• Action item
The response should hold each line from the entries below where "Initial" is found.

== Segment start ==

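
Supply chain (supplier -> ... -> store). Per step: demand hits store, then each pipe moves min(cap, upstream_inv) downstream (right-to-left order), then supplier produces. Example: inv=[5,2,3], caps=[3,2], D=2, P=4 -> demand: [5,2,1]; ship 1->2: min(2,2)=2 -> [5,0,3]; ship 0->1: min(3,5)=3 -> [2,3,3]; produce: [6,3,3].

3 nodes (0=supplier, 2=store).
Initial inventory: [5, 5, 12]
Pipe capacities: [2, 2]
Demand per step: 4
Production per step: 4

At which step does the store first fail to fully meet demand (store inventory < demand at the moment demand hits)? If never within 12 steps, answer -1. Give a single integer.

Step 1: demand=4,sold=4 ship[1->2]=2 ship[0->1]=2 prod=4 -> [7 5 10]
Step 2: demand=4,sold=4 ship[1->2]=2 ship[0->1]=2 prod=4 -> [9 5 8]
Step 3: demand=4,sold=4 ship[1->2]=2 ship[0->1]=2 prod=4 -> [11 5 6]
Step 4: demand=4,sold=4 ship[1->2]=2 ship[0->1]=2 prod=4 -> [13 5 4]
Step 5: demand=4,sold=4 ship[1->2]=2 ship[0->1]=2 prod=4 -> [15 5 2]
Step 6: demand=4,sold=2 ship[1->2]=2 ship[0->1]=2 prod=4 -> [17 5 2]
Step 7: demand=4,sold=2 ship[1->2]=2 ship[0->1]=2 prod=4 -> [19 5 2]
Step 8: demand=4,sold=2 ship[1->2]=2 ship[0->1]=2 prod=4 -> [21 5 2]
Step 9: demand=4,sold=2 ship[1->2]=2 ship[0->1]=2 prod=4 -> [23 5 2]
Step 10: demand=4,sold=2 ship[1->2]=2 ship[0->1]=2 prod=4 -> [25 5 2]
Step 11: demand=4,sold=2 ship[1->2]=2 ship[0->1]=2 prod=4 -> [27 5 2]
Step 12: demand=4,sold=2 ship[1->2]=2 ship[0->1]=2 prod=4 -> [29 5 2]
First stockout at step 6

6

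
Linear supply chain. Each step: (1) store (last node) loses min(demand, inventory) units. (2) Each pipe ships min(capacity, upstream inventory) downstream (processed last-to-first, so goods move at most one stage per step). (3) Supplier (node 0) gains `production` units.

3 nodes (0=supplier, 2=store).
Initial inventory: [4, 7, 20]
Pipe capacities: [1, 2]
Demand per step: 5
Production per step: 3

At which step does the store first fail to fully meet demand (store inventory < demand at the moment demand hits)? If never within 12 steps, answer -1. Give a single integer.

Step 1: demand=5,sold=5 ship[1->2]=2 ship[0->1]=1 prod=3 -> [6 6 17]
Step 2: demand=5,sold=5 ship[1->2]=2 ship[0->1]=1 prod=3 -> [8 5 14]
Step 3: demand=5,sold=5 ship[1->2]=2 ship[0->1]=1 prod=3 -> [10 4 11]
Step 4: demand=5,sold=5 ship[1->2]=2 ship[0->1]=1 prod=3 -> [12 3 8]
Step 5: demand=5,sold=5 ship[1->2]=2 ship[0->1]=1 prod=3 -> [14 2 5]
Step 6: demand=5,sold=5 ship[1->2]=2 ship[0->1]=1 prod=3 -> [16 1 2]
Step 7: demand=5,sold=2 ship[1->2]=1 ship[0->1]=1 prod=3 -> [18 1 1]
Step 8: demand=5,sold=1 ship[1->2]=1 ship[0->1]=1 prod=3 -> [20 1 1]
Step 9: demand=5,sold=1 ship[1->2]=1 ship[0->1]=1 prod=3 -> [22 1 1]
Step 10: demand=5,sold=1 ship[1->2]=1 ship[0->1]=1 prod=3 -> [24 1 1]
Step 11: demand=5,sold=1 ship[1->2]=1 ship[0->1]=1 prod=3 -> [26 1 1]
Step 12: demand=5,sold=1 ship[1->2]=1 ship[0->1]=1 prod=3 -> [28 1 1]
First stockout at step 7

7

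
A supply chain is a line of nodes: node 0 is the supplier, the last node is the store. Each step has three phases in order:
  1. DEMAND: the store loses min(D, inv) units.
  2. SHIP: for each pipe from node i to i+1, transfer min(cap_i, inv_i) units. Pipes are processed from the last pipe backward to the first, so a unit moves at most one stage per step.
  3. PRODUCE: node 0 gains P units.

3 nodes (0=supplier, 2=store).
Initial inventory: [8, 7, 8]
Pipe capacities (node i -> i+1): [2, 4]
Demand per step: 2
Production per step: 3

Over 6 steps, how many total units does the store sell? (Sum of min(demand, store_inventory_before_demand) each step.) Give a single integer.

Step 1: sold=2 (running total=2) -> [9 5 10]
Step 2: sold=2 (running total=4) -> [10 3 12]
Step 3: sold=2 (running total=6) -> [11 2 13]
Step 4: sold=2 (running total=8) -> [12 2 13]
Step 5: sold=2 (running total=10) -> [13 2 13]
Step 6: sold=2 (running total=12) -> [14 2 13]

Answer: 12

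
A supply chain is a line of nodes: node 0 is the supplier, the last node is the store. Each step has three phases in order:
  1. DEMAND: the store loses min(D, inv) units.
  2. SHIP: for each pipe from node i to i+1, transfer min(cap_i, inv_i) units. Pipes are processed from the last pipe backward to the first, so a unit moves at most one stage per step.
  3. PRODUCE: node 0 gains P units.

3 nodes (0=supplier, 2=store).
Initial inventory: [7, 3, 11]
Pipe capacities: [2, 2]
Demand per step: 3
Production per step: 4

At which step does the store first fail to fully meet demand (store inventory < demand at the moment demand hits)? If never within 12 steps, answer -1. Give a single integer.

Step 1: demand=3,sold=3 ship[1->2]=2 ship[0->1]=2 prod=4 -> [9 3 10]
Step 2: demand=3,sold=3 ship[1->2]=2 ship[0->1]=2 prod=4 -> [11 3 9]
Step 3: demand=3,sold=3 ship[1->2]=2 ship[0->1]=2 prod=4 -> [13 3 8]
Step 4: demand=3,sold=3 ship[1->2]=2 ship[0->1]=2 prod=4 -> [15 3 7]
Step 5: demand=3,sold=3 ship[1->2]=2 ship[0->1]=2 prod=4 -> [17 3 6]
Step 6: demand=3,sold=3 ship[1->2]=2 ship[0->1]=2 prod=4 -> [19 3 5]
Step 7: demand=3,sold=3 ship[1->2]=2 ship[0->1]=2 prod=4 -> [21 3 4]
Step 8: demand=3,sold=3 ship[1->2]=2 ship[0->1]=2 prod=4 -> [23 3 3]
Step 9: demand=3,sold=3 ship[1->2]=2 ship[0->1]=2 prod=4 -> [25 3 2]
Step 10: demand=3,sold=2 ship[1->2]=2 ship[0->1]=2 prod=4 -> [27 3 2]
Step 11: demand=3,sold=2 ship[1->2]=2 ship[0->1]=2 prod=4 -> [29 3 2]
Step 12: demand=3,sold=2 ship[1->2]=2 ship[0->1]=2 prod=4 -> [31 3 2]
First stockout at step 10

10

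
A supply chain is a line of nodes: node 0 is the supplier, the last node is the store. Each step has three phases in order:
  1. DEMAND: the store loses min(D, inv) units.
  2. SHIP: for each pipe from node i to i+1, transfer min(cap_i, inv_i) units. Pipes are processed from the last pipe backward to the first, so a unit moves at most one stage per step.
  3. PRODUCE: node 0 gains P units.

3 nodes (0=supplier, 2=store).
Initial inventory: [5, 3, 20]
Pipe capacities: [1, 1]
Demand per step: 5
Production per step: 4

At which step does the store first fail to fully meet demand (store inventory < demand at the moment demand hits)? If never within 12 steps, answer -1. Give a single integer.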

== Segment end ==
== Segment start ==

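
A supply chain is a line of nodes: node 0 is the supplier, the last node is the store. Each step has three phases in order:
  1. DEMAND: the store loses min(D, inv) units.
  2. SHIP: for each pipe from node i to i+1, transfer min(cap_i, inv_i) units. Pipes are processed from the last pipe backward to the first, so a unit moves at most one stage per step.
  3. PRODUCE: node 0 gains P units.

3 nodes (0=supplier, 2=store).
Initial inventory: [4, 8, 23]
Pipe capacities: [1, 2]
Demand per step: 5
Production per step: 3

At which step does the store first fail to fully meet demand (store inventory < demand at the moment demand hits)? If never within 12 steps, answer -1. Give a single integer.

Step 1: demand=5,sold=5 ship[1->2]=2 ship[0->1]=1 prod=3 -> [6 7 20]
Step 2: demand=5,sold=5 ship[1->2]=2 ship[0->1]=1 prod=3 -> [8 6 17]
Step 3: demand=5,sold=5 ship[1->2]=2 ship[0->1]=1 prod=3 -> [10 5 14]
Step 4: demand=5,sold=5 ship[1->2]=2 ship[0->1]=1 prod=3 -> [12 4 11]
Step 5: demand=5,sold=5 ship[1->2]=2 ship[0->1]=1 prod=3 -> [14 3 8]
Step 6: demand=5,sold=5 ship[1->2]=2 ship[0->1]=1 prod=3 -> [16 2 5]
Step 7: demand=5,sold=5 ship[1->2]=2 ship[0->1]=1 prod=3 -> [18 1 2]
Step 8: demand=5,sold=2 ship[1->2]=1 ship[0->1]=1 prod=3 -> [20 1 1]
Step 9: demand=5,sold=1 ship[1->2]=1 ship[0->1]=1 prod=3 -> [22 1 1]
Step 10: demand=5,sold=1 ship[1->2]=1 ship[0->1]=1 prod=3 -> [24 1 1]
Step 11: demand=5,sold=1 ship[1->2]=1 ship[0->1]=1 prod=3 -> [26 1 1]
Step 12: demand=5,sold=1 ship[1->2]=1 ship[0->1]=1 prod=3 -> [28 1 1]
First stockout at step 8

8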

== Segment end ==
== Segment start ==

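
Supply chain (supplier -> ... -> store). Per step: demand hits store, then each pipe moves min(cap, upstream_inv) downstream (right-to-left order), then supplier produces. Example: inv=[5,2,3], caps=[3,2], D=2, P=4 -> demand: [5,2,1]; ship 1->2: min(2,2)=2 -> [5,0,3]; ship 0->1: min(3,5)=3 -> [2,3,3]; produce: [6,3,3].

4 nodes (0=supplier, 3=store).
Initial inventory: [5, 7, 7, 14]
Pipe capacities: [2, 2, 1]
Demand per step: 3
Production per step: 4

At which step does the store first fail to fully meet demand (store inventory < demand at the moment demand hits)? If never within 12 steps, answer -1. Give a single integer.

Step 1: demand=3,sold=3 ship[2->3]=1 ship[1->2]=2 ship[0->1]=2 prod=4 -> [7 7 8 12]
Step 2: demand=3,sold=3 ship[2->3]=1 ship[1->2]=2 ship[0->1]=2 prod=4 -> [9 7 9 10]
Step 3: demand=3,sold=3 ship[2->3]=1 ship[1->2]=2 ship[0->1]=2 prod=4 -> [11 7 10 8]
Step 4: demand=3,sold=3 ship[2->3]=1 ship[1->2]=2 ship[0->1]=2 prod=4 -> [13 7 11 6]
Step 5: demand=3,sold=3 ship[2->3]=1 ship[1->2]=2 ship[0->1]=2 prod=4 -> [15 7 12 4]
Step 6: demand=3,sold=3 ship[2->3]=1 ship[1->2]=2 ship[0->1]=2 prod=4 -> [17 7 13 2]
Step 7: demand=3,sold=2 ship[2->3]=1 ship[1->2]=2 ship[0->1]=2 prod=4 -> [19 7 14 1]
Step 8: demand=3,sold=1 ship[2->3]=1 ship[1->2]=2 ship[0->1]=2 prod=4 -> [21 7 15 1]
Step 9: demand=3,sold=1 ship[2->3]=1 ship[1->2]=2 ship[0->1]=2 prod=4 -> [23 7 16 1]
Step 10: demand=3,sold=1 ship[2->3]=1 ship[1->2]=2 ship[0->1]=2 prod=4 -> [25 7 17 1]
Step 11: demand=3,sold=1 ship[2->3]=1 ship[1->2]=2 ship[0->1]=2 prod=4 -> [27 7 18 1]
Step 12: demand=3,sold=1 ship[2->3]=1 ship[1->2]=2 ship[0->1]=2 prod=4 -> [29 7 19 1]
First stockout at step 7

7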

== Segment end ==

• Task response
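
Initial inventory: [5, 5, 12]
Initial inventory: [4, 7, 20]
Initial inventory: [8, 7, 8]
Initial inventory: [7, 3, 11]
Initial inventory: [5, 3, 20]
Initial inventory: [4, 8, 23]
Initial inventory: [5, 7, 7, 14]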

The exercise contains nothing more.